*** Opening of SOURCE RECORDS ***

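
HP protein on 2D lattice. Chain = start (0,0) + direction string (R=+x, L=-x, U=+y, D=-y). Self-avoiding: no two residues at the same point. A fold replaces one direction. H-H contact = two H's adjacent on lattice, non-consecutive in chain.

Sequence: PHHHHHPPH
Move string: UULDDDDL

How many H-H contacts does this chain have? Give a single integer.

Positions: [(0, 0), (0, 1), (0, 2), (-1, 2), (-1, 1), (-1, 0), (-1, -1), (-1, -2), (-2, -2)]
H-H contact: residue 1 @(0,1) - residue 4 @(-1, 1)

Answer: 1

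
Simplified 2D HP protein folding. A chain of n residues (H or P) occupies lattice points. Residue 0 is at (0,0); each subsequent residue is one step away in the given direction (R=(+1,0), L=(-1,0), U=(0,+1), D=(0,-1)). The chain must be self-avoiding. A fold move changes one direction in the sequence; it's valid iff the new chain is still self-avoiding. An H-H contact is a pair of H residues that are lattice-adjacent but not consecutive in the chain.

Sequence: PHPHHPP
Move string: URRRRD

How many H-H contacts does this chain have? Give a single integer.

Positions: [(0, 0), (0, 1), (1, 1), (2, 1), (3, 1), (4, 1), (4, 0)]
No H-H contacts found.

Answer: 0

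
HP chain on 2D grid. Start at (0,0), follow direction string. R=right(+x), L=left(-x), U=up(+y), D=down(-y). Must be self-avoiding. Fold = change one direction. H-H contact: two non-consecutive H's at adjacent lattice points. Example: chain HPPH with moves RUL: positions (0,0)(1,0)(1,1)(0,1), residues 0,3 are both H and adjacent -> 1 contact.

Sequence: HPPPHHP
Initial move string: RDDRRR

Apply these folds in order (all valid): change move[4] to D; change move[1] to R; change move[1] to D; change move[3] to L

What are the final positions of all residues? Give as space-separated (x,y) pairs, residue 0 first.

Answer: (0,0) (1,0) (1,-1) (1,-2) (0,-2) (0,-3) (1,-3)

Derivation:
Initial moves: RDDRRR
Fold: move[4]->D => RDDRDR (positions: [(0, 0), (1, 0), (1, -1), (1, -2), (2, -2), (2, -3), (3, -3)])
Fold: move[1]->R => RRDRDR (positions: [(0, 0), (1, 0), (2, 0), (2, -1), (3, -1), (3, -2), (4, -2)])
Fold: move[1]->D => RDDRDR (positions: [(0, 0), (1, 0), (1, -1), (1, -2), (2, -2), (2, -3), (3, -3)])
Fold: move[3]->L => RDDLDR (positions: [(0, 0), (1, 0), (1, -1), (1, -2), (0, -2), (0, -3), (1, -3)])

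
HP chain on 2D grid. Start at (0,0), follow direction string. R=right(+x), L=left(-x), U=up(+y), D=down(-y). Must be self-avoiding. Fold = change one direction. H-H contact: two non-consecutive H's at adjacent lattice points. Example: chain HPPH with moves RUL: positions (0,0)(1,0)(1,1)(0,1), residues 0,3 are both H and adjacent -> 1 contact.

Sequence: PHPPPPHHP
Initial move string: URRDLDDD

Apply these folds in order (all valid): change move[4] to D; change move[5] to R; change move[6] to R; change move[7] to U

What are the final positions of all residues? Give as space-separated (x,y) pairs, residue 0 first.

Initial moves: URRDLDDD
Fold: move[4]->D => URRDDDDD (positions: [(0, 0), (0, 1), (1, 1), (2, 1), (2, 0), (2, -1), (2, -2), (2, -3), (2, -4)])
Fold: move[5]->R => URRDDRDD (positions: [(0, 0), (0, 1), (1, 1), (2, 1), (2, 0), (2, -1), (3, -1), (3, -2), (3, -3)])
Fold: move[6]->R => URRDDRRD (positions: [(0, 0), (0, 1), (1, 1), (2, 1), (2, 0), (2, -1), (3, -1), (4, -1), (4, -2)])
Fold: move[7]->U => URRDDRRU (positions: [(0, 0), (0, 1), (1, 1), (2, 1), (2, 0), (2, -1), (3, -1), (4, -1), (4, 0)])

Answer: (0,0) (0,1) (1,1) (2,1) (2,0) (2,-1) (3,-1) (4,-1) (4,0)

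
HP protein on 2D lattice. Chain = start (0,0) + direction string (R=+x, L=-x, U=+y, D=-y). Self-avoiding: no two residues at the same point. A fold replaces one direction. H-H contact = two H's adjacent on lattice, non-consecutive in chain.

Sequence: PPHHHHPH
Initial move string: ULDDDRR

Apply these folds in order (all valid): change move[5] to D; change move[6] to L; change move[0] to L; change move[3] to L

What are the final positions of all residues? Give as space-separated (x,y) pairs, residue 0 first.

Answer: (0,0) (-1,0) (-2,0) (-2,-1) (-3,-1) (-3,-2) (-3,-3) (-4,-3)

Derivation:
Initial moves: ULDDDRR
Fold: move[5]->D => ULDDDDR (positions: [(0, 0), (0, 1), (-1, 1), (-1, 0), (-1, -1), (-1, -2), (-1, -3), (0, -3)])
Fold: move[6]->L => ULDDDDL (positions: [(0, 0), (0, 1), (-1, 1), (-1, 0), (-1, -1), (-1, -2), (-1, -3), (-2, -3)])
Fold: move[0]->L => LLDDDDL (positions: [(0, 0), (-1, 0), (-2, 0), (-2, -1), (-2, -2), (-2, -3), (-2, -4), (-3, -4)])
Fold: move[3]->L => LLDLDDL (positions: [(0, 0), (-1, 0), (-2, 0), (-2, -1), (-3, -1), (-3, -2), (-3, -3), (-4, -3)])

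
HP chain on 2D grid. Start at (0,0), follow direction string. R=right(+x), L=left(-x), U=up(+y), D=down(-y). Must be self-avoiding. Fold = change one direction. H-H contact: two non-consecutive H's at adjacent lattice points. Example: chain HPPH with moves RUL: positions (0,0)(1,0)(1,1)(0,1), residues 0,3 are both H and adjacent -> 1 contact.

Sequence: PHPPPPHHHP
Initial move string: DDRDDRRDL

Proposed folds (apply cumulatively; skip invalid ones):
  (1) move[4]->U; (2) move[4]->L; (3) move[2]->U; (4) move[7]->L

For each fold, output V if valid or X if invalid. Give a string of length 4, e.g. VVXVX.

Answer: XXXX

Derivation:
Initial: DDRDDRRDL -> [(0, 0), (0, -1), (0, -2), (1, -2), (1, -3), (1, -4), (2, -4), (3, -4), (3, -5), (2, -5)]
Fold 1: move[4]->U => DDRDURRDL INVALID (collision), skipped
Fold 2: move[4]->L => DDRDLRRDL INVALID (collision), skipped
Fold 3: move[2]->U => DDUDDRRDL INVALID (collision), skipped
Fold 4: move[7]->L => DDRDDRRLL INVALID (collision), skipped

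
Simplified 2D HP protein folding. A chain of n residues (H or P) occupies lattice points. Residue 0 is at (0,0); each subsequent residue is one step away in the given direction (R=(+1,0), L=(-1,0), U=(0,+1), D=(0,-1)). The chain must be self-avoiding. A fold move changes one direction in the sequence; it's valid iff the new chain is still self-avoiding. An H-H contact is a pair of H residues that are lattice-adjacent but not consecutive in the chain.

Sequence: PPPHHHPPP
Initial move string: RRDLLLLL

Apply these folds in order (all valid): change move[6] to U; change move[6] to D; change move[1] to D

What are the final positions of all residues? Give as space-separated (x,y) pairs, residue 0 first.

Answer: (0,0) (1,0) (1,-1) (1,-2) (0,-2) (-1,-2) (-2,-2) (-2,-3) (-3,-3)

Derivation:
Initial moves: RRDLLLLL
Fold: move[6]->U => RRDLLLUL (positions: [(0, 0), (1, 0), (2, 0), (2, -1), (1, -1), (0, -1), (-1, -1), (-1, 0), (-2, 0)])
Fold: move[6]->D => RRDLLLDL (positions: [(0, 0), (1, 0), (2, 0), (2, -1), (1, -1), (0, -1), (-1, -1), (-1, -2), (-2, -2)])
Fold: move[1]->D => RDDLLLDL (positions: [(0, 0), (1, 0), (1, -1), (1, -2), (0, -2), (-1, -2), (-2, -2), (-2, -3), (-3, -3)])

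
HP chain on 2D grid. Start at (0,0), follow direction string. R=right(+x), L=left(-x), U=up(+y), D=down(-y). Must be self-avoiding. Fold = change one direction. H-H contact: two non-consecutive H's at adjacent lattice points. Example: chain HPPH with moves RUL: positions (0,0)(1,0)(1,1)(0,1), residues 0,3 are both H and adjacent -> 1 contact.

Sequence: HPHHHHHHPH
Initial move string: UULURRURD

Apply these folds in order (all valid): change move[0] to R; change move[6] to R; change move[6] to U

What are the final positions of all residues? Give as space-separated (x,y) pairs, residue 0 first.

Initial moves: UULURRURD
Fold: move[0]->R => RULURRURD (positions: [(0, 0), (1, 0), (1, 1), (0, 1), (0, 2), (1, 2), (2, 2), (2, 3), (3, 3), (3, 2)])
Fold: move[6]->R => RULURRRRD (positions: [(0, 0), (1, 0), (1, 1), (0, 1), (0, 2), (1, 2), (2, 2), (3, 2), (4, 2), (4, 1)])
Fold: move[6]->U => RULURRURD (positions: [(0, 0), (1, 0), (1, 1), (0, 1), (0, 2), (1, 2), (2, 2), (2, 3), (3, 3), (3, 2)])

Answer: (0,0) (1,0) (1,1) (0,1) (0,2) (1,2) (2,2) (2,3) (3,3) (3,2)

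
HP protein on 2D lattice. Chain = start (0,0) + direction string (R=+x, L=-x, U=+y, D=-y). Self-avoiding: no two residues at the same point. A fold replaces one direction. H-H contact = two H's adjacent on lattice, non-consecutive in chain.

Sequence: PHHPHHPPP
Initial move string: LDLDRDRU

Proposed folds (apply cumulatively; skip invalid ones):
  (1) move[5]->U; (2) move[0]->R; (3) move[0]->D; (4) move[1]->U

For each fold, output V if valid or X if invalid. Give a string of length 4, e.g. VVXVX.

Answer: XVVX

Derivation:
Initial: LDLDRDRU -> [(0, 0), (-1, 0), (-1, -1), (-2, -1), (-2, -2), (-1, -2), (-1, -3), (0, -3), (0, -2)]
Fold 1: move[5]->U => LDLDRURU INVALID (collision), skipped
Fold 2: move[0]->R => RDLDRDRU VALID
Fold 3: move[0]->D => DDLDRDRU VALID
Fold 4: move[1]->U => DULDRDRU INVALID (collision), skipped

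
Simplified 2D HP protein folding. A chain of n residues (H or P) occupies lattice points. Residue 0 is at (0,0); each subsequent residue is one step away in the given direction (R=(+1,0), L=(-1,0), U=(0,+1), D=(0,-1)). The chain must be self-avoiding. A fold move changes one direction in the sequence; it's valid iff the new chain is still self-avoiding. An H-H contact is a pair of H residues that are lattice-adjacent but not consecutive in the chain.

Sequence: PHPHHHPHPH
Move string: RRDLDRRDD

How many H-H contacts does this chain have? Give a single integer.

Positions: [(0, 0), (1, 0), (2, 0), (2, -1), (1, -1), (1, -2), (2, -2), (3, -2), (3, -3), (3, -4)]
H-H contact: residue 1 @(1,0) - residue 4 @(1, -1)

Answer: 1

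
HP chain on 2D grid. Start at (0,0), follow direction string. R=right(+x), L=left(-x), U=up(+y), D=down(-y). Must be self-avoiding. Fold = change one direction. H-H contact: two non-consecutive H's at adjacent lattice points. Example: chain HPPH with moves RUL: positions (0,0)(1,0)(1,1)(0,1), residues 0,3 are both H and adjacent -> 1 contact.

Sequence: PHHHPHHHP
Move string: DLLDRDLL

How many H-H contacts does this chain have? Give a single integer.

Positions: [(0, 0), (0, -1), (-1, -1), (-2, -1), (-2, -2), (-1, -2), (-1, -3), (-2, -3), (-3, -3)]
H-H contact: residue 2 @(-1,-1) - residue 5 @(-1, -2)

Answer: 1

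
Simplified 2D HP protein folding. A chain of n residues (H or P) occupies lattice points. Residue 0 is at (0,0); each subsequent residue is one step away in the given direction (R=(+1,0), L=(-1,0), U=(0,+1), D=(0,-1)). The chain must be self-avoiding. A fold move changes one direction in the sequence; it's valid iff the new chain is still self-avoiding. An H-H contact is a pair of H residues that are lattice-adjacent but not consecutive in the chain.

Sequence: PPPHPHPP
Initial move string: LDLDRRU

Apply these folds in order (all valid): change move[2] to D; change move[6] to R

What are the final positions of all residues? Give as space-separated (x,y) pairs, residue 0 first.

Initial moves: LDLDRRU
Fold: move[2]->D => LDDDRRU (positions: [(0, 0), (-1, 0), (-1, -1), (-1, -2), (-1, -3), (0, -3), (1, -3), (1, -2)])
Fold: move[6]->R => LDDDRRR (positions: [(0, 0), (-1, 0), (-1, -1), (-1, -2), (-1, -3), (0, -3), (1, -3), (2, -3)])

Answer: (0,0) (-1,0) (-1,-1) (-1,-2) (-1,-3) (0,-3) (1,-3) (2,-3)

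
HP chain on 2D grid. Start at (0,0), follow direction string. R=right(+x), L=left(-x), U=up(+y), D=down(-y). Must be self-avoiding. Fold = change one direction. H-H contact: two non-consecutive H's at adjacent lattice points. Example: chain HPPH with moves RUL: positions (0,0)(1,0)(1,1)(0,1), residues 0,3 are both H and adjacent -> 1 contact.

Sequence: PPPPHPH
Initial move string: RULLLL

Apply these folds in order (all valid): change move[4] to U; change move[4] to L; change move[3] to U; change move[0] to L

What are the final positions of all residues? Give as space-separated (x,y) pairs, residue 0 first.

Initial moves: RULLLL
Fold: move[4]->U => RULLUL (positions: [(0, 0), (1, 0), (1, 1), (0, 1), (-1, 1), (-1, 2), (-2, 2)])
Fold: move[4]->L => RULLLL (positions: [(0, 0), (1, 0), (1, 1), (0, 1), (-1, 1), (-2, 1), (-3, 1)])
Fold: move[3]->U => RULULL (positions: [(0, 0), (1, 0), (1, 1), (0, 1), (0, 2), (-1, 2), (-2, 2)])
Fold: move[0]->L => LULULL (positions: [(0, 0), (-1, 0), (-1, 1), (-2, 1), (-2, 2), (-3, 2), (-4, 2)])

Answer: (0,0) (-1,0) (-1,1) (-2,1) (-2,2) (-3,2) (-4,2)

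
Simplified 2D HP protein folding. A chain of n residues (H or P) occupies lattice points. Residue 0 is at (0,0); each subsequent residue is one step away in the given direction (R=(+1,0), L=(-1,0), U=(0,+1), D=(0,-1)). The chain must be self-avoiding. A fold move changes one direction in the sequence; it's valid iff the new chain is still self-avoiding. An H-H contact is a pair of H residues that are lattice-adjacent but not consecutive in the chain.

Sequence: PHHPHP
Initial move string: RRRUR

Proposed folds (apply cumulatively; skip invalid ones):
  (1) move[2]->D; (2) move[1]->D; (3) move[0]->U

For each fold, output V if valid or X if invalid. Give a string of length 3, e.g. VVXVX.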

*** Close of SOURCE RECORDS ***

* PROBLEM DETAILS: Repeat exactly, and only, the lines from the line containing "Initial move string: RRRUR" through the last line of the records above, both included.

* YOUR SOLUTION:
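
Initial move string: RRRUR

Proposed folds (apply cumulatively; skip invalid ones):
  (1) move[2]->D; (2) move[1]->D; (3) move[0]->U

For each fold, output V if valid or X if invalid. Give a string of length 3, e.g. VVXVX.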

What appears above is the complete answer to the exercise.